Activity: Which lines of the entries hold the string "quarterly"? Copy each one.

━━━━━━━━

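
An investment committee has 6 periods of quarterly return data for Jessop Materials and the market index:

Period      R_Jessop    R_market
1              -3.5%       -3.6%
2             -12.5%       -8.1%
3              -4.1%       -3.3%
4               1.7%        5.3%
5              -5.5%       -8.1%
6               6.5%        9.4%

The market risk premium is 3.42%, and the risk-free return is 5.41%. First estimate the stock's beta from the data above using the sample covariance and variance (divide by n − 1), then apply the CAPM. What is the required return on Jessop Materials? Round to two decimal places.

Mean R_i = (-3.5 − 12.5 − 4.1 + 1.7 − 5.5 + 6.5) / 6 = -2.9000%
Mean R_m = (-3.6 − 8.1 − 3.3 + 5.3 − 8.1 + 9.4) / 6 = -1.4000%
Σ(R_i − R̄_i)(R_m − R̄_m) = 217.6800  ⇒  Cov = 217.6800 / 5 = 43.5360
Σ(R_m − R̄_m)² = 259.7600  ⇒  Var(R_m) = 259.7600 / 5 = 51.9520
β = Cov / Var(R_m) = 43.5360 / 51.9520 = 0.8380
E(R) = R_f + β × MRP = 5.41% + 0.8380 × 3.42% = 8.28%

8.28%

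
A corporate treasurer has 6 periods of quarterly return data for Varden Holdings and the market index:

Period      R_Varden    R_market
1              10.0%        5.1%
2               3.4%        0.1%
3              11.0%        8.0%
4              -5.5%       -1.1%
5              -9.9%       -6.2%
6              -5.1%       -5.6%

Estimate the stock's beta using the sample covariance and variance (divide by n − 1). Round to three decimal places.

Mean R_i = (10.0 + 3.4 + 11.0 − 5.5 − 9.9 − 5.1) / 6 = 0.6500%
Mean R_m = (5.1 + 0.1 + 8.0 − 1.1 − 6.2 − 5.6) / 6 = 0.0500%
Σ(R_i − R̄_i)(R_m − R̄_m) = 235.1350  ⇒  Cov = 235.1350 / 5 = 47.0270
Σ(R_m − R̄_m)² = 161.0150  ⇒  Var(R_m) = 161.0150 / 5 = 32.2030
β = Cov / Var(R_m) = 47.0270 / 32.2030 = 1.4603

1.460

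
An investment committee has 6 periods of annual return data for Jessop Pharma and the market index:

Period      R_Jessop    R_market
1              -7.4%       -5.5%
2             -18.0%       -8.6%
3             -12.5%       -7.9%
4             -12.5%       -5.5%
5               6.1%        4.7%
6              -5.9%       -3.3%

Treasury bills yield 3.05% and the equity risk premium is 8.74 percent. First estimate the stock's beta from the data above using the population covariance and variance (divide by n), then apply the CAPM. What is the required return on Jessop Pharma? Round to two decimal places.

Mean R_i = (-7.4 − 18.0 − 12.5 − 12.5 + 6.1 − 5.9) / 6 = -8.3667%
Mean R_m = (-5.5 − 8.6 − 7.9 − 5.5 + 4.7 − 3.3) / 6 = -4.3500%
Σ(R_i − R̄_i)(R_m − R̄_m) = 192.7700  ⇒  Cov = 192.7700 / 6 = 32.1283
Σ(R_m − R̄_m)² = 116.3150  ⇒  Var(R_m) = 116.3150 / 6 = 19.3858
β = Cov / Var(R_m) = 32.1283 / 19.3858 = 1.6573
E(R) = R_f + β × MRP = 3.05% + 1.6573 × 8.74% = 17.53%

17.53%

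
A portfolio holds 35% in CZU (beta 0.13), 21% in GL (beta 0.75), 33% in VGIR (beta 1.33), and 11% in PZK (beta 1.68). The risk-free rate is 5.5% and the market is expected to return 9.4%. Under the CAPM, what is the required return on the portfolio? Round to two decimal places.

8.72%

β_P = Σ w_i β_i = 0.35×0.13 + 0.21×0.75 + 0.33×1.33 + 0.11×1.68 = 0.8267
MRP = 9.4% − 5.5% = 3.90%
E(R_P) = R_f + β_P × MRP = 5.5% + 0.8267 × 3.9% = 8.72%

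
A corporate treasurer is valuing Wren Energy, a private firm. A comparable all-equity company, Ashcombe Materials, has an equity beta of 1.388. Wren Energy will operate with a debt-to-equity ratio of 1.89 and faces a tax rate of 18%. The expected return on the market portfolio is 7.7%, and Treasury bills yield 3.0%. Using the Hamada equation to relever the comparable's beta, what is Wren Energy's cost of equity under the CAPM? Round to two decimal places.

19.63%

β_L = β_U × [1 + (1 − t)(D/E)] = 1.388 × [1 + (1 − 0.18) × 1.89]
    = 1.388 × [1 + 0.82 × 1.89] = 1.388 × 2.5498 = 3.5391
MRP = 7.7% − 3.0% = 4.70%
E(R) = R_f + β_L × MRP = 3.0% + 3.5391 × 4.7% = 19.63%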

━━━━━━━━

Exercise answer:
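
An investment committee has 6 periods of quarterly return data for Jessop Materials and the market index:
A corporate treasurer has 6 periods of quarterly return data for Varden Holdings and the market index: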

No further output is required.